### DIRECTIONS FOR THIS TASK
Output all of the material once more, so that every line matches the original exactly.

──────── DATA RECORDS ────────

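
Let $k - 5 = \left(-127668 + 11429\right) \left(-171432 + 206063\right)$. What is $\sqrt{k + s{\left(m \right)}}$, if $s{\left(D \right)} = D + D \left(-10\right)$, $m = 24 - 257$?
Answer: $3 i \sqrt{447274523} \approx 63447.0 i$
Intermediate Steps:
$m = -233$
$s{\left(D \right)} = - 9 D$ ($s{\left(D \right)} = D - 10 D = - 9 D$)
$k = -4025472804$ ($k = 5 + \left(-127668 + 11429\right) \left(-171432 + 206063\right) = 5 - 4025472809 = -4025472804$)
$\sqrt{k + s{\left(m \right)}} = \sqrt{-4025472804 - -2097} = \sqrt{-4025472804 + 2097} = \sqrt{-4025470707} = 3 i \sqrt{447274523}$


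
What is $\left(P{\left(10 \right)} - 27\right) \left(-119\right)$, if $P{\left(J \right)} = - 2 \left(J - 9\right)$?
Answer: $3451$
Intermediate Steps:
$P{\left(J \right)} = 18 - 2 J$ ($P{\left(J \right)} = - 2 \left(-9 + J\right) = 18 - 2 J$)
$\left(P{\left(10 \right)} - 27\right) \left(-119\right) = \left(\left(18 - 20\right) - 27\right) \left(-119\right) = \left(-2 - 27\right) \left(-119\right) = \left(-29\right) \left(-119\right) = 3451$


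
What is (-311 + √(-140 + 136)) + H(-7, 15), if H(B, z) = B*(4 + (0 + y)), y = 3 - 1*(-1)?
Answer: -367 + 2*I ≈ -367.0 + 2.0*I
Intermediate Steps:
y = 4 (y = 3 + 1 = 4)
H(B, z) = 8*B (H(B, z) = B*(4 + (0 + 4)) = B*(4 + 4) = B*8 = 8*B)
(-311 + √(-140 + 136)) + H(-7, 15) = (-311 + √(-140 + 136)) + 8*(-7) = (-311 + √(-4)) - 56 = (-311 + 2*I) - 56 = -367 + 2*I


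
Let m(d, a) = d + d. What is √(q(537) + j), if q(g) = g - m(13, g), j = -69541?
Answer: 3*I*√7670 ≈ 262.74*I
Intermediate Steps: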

────────

### SOLUTION TO THE EXERCISE
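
Let $k - 5 = \left(-127668 + 11429\right) \left(-171432 + 206063\right)$. What is $\sqrt{k + s{\left(m \right)}}$, if $s{\left(D \right)} = D + D \left(-10\right)$, $m = 24 - 257$?
Answer: $3 i \sqrt{447274523} \approx 63447.0 i$
Intermediate Steps:
$m = -233$
$s{\left(D \right)} = - 9 D$ ($s{\left(D \right)} = D - 10 D = - 9 D$)
$k = -4025472804$ ($k = 5 + \left(-127668 + 11429\right) \left(-171432 + 206063\right) = 5 - 4025472809 = -4025472804$)
$\sqrt{k + s{\left(m \right)}} = \sqrt{-4025472804 - -2097} = \sqrt{-4025472804 + 2097} = \sqrt{-4025470707} = 3 i \sqrt{447274523}$


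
What is $\left(P{\left(10 \right)} - 27\right) \left(-119\right)$, if $P{\left(J \right)} = - 2 \left(J - 9\right)$?
Answer: $3451$
Intermediate Steps:
$P{\left(J \right)} = 18 - 2 J$ ($P{\left(J \right)} = - 2 \left(-9 + J\right) = 18 - 2 J$)
$\left(P{\left(10 \right)} - 27\right) \left(-119\right) = \left(\left(18 - 20\right) - 27\right) \left(-119\right) = \left(-2 - 27\right) \left(-119\right) = \left(-29\right) \left(-119\right) = 3451$


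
What is (-311 + √(-140 + 136)) + H(-7, 15), if H(B, z) = B*(4 + (0 + y)), y = 3 - 1*(-1)?
Answer: -367 + 2*I ≈ -367.0 + 2.0*I
Intermediate Steps:
y = 4 (y = 3 + 1 = 4)
H(B, z) = 8*B (H(B, z) = B*(4 + (0 + 4)) = B*(4 + 4) = B*8 = 8*B)
(-311 + √(-140 + 136)) + H(-7, 15) = (-311 + √(-140 + 136)) + 8*(-7) = (-311 + √(-4)) - 56 = (-311 + 2*I) - 56 = -367 + 2*I


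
Let m(d, a) = d + d. What is √(q(537) + j), if q(g) = g - m(13, g), j = -69541?
Answer: 3*I*√7670 ≈ 262.74*I
Intermediate Steps: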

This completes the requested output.